*Record extracts*.
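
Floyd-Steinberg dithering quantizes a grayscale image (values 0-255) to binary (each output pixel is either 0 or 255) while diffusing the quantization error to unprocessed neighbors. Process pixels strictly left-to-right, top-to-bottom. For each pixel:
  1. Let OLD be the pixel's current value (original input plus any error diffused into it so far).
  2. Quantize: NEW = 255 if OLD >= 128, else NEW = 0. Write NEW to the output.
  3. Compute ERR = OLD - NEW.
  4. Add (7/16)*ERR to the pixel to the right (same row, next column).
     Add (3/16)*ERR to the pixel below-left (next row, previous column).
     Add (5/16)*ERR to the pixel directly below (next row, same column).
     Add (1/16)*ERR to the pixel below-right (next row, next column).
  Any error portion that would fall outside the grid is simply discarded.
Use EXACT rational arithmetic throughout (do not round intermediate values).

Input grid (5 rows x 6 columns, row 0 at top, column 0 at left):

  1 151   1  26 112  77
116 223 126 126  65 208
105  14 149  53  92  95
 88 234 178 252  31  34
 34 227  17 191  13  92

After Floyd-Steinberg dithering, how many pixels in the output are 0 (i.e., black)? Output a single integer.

Answer: 19

Derivation:
(0,0): OLD=1 → NEW=0, ERR=1
(0,1): OLD=2423/16 → NEW=255, ERR=-1657/16
(0,2): OLD=-11343/256 → NEW=0, ERR=-11343/256
(0,3): OLD=27095/4096 → NEW=0, ERR=27095/4096
(0,4): OLD=7529697/65536 → NEW=0, ERR=7529697/65536
(0,5): OLD=133448231/1048576 → NEW=0, ERR=133448231/1048576
(1,0): OLD=24805/256 → NEW=0, ERR=24805/256
(1,1): OLD=460355/2048 → NEW=255, ERR=-61885/2048
(1,2): OLD=6140799/65536 → NEW=0, ERR=6140799/65536
(1,3): OLD=49239763/262144 → NEW=255, ERR=-17606957/262144
(1,4): OLD=1607181017/16777216 → NEW=0, ERR=1607181017/16777216
(1,5): OLD=79688302879/268435456 → NEW=255, ERR=11237261599/268435456
(2,0): OLD=4247185/32768 → NEW=255, ERR=-4108655/32768
(2,1): OLD=-27970229/1048576 → NEW=0, ERR=-27970229/1048576
(2,2): OLD=2552308897/16777216 → NEW=255, ERR=-1725881183/16777216
(2,3): OLD=1452636121/134217728 → NEW=0, ERR=1452636121/134217728
(2,4): OLD=559730639115/4294967296 → NEW=255, ERR=-535486021365/4294967296
(2,5): OLD=4090367408637/68719476736 → NEW=0, ERR=4090367408637/68719476736
(3,0): OLD=735099521/16777216 → NEW=0, ERR=735099521/16777216
(3,1): OLD=29220350061/134217728 → NEW=255, ERR=-5005170579/134217728
(3,2): OLD=139479183511/1073741824 → NEW=255, ERR=-134324981609/1073741824
(3,3): OLD=11740346784837/68719476736 → NEW=255, ERR=-5783119782843/68719476736
(3,4): OLD=-18110503904091/549755813888 → NEW=0, ERR=-18110503904091/549755813888
(3,5): OLD=267366121037195/8796093022208 → NEW=0, ERR=267366121037195/8796093022208
(4,0): OLD=87402913135/2147483648 → NEW=0, ERR=87402913135/2147483648
(4,1): OLD=7299210204195/34359738368 → NEW=255, ERR=-1462523079645/34359738368
(4,2): OLD=-64679626242695/1099511627776 → NEW=0, ERR=-64679626242695/1099511627776
(4,3): OLD=2198488763564989/17592186044416 → NEW=0, ERR=2198488763564989/17592186044416
(4,4): OLD=16274633479354253/281474976710656 → NEW=0, ERR=16274633479354253/281474976710656
(4,5): OLD=561759601440622011/4503599627370496 → NEW=0, ERR=561759601440622011/4503599627370496
Output grid:
  Row 0: .#....  (5 black, running=5)
  Row 1: .#.#.#  (3 black, running=8)
  Row 2: #.#.#.  (3 black, running=11)
  Row 3: .###..  (3 black, running=14)
  Row 4: .#....  (5 black, running=19)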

*Task*. Report only the number of lines above that contain "left".

*Solution to this task*. 3